§ **Aim of the exercise**: Show all lines of the listing that hold the word "justify".

*** Block opens ***

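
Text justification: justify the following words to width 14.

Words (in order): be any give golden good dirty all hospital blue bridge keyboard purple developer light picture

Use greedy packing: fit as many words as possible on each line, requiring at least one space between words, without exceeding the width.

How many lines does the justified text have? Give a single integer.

Answer: 9

Derivation:
Line 1: ['be', 'any', 'give'] (min_width=11, slack=3)
Line 2: ['golden', 'good'] (min_width=11, slack=3)
Line 3: ['dirty', 'all'] (min_width=9, slack=5)
Line 4: ['hospital', 'blue'] (min_width=13, slack=1)
Line 5: ['bridge'] (min_width=6, slack=8)
Line 6: ['keyboard'] (min_width=8, slack=6)
Line 7: ['purple'] (min_width=6, slack=8)
Line 8: ['developer'] (min_width=9, slack=5)
Line 9: ['light', 'picture'] (min_width=13, slack=1)
Total lines: 9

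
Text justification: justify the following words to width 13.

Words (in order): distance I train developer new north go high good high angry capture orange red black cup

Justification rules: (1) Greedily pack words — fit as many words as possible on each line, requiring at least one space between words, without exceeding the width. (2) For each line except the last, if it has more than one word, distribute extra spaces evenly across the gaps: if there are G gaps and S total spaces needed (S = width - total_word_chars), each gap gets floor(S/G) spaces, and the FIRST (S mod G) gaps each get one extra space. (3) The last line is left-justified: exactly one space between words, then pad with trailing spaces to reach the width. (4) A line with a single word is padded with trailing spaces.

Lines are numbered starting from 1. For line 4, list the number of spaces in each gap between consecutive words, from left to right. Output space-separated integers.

Line 1: ['distance', 'I'] (min_width=10, slack=3)
Line 2: ['train'] (min_width=5, slack=8)
Line 3: ['developer', 'new'] (min_width=13, slack=0)
Line 4: ['north', 'go', 'high'] (min_width=13, slack=0)
Line 5: ['good', 'high'] (min_width=9, slack=4)
Line 6: ['angry', 'capture'] (min_width=13, slack=0)
Line 7: ['orange', 'red'] (min_width=10, slack=3)
Line 8: ['black', 'cup'] (min_width=9, slack=4)

Answer: 1 1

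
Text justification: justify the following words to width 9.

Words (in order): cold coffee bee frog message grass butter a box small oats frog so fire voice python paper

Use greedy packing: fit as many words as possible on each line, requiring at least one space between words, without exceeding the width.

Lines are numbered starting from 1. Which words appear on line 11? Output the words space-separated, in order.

Answer: python

Derivation:
Line 1: ['cold'] (min_width=4, slack=5)
Line 2: ['coffee'] (min_width=6, slack=3)
Line 3: ['bee', 'frog'] (min_width=8, slack=1)
Line 4: ['message'] (min_width=7, slack=2)
Line 5: ['grass'] (min_width=5, slack=4)
Line 6: ['butter', 'a'] (min_width=8, slack=1)
Line 7: ['box', 'small'] (min_width=9, slack=0)
Line 8: ['oats', 'frog'] (min_width=9, slack=0)
Line 9: ['so', 'fire'] (min_width=7, slack=2)
Line 10: ['voice'] (min_width=5, slack=4)
Line 11: ['python'] (min_width=6, slack=3)
Line 12: ['paper'] (min_width=5, slack=4)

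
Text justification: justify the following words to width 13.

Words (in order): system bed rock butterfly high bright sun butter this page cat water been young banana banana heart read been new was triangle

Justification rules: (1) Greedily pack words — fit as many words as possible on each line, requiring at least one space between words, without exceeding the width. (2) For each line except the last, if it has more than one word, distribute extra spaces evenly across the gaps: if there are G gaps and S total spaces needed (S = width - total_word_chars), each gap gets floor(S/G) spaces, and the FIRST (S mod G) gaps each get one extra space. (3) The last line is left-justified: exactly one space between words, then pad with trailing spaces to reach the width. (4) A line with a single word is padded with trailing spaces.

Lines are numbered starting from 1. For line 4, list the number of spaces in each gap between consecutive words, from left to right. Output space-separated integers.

Answer: 3

Derivation:
Line 1: ['system', 'bed'] (min_width=10, slack=3)
Line 2: ['rock'] (min_width=4, slack=9)
Line 3: ['butterfly'] (min_width=9, slack=4)
Line 4: ['high', 'bright'] (min_width=11, slack=2)
Line 5: ['sun', 'butter'] (min_width=10, slack=3)
Line 6: ['this', 'page', 'cat'] (min_width=13, slack=0)
Line 7: ['water', 'been'] (min_width=10, slack=3)
Line 8: ['young', 'banana'] (min_width=12, slack=1)
Line 9: ['banana', 'heart'] (min_width=12, slack=1)
Line 10: ['read', 'been', 'new'] (min_width=13, slack=0)
Line 11: ['was', 'triangle'] (min_width=12, slack=1)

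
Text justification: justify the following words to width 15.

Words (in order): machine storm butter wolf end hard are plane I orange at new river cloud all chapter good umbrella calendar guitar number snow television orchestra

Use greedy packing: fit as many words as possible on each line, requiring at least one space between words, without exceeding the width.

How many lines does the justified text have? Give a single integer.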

*** Block closes ***

§ **Answer to the exercise**:
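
Text justification: justify the following words to width 14.
Text justification: justify the following words to width 13.
Text justification: justify the following words to width 9.
Text justification: justify the following words to width 13.
Text justification: justify the following words to width 15.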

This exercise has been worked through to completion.